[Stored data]
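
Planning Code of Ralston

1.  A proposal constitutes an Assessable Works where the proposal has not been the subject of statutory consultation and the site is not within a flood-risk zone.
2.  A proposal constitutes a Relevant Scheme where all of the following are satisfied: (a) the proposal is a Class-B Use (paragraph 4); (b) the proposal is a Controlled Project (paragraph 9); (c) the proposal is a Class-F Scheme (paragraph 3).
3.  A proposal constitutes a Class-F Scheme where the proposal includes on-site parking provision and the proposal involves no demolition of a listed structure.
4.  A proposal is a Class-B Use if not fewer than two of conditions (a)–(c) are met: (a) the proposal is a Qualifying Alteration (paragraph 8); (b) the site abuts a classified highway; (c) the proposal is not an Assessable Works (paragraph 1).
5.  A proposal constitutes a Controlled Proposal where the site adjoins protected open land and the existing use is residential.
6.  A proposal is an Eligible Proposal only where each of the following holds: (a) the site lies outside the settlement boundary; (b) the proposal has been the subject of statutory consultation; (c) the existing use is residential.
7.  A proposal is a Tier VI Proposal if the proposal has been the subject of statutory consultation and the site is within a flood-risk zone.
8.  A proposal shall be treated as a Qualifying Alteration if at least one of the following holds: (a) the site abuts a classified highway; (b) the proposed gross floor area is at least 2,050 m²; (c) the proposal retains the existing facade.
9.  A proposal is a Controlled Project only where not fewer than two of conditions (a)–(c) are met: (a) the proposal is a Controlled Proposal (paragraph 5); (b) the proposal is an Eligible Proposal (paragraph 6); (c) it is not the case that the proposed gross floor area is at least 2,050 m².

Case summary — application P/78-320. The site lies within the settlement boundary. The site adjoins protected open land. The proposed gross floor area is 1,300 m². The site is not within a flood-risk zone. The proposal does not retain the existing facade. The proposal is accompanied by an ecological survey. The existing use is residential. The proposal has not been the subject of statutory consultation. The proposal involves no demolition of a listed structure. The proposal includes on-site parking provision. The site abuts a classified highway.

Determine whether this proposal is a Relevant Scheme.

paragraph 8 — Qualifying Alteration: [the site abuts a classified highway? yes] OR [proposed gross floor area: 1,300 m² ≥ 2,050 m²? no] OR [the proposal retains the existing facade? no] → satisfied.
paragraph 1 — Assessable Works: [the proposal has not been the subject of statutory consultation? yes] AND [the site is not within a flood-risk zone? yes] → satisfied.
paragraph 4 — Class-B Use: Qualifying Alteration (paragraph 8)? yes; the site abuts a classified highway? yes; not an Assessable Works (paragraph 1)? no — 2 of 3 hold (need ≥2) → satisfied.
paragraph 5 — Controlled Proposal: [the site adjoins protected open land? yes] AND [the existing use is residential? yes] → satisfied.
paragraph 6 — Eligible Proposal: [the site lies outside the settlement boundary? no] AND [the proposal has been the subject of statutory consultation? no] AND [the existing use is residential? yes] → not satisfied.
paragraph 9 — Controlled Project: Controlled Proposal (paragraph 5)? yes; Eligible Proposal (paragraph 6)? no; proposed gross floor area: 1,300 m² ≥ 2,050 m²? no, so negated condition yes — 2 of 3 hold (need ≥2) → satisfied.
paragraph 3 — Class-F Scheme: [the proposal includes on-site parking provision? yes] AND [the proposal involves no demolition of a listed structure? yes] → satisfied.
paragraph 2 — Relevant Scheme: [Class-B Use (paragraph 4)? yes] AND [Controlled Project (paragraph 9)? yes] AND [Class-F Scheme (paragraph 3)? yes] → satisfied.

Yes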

--

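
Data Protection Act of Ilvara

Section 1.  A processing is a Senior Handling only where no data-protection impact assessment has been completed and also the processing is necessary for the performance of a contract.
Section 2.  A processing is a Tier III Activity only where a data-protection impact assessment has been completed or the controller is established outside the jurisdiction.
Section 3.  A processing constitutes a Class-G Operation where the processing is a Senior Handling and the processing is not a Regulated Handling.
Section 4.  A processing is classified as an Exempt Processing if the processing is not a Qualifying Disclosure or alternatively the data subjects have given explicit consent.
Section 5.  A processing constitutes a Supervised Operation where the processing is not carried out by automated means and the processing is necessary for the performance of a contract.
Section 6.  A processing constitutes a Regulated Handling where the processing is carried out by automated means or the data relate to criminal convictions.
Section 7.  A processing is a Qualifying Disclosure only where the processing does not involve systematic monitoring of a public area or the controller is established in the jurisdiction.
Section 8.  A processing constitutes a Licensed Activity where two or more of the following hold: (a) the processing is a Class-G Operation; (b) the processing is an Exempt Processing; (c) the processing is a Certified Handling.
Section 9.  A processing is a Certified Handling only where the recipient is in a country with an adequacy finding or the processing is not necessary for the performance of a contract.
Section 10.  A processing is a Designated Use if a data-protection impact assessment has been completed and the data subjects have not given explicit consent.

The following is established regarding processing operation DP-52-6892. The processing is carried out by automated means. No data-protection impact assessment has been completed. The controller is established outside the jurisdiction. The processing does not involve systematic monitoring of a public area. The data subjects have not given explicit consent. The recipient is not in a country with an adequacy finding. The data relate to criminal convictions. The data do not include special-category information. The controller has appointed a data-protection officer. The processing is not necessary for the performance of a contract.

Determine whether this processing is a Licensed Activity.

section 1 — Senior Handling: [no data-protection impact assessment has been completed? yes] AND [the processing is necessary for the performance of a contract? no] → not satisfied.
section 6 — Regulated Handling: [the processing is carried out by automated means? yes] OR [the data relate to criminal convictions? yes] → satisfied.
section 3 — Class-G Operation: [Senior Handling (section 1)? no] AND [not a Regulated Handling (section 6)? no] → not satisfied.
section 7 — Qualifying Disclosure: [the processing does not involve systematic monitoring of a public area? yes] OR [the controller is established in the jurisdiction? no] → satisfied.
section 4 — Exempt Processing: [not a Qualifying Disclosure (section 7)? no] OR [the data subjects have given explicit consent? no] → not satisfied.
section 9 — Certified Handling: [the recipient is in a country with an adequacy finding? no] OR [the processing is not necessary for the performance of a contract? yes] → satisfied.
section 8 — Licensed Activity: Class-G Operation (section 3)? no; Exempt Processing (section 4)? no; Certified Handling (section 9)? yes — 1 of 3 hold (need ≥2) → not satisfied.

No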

...

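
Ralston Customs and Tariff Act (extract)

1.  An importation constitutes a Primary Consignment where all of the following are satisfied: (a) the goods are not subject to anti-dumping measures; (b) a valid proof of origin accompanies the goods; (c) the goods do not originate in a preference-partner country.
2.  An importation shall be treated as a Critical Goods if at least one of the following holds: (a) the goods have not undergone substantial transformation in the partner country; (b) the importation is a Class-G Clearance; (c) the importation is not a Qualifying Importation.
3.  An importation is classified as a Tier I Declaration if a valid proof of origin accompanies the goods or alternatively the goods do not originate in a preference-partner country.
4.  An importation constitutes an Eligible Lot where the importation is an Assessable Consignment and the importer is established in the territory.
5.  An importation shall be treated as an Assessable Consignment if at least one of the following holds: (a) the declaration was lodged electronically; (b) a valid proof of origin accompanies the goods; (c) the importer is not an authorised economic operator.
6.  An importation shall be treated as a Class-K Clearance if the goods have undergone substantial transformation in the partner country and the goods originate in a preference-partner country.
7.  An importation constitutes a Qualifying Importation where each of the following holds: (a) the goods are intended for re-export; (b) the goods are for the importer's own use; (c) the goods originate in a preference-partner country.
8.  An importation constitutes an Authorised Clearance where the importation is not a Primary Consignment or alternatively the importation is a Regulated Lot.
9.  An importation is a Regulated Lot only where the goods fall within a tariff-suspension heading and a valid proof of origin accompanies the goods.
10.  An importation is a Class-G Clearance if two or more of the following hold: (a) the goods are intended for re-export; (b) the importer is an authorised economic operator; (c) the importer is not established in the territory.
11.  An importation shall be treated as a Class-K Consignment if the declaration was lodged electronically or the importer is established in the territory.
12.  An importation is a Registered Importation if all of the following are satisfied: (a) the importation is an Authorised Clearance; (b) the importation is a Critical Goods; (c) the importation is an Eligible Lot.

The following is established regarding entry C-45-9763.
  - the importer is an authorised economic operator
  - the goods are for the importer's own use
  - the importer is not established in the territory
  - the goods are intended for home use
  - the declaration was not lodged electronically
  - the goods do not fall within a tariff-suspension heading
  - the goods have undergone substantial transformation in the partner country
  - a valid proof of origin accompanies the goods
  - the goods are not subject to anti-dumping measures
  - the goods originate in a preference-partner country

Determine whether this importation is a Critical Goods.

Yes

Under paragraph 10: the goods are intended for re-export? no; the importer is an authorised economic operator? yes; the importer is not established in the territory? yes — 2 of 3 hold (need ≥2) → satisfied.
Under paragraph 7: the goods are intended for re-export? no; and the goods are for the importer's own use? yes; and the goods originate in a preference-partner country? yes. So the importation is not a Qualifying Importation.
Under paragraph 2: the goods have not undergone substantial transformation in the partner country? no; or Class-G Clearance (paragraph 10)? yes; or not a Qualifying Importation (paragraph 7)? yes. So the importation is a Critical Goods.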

(Work to be completed) When you reach the line containing "- the importer is not" in the data above, start copying exactly, and stop after the line containing "- the goods originate".

(Solved problem)
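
  - the importer is not established in the territory
  - the goods are intended for home use
  - the declaration was not lodged electronically
  - the goods do not fall within a tariff-suspension heading
  - the goods have undergone substantial transformation in the partner country
  - a valid proof of origin accompanies the goods
  - the goods are not subject to anti-dumping measures
  - the goods originate in a preference-partner country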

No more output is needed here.